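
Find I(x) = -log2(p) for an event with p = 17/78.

Information content I(x) = -log₂(p(x))
I = -log₂(17/78) = -log₂(0.2179)
I = 2.1979 bits


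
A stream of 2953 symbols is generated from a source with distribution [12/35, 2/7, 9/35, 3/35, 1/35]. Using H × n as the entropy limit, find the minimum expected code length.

Entropy H = 2.0001 bits/symbol
Minimum bits = H × n = 2.0001 × 2953
= 5906.16 bits


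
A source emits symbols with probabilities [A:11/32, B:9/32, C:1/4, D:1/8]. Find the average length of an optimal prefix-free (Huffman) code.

Huffman tree construction:
Combine smallest probabilities repeatedly
Resulting codes:
  A: 11 (length 2)
  B: 10 (length 2)
  C: 01 (length 2)
  D: 00 (length 2)
Average length = Σ p(s) × length(s) = 2.0000 bits


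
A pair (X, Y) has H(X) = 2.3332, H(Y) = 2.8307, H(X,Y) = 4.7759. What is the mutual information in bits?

I(X;Y) = H(X) + H(Y) - H(X,Y)
I(X;Y) = 2.3332 + 2.8307 - 4.7759 = 0.388 bits


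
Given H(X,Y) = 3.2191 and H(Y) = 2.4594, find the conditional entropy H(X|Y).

Chain rule: H(X,Y) = H(X|Y) + H(Y)
H(X|Y) = H(X,Y) - H(Y) = 3.2191 - 2.4594 = 0.7597 bits


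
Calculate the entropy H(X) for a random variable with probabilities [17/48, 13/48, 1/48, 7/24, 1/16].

H(X) = -Σ p(x) log₂ p(x)
  -17/48 × log₂(17/48) = 0.5304
  -13/48 × log₂(13/48) = 0.5104
  -1/48 × log₂(1/48) = 0.1164
  -7/24 × log₂(7/24) = 0.5185
  -1/16 × log₂(1/16) = 0.2500
H(X) = 1.9256 bits


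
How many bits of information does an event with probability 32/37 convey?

Information content I(x) = -log₂(p(x))
I = -log₂(32/37) = -log₂(0.8649)
I = 0.2095 bits


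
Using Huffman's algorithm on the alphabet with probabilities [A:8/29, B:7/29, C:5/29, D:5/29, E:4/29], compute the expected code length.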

━━━

▶ **TASK ITEM**
What is needed is an exact copy of the lines from the one containing "Calculate the entropy" through the final line of the data, both included, and nothing more.

▶ **RESULT OF THE TASK**
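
Calculate the entropy H(X) for a random variable with probabilities [17/48, 13/48, 1/48, 7/24, 1/16].

H(X) = -Σ p(x) log₂ p(x)
  -17/48 × log₂(17/48) = 0.5304
  -13/48 × log₂(13/48) = 0.5104
  -1/48 × log₂(1/48) = 0.1164
  -7/24 × log₂(7/24) = 0.5185
  -1/16 × log₂(1/16) = 0.2500
H(X) = 1.9256 bits


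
How many bits of information does an event with probability 32/37 convey?

Information content I(x) = -log₂(p(x))
I = -log₂(32/37) = -log₂(0.8649)
I = 0.2095 bits


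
Using Huffman's algorithm on the alphabet with probabilities [A:8/29, B:7/29, C:5/29, D:5/29, E:4/29], compute the expected code length.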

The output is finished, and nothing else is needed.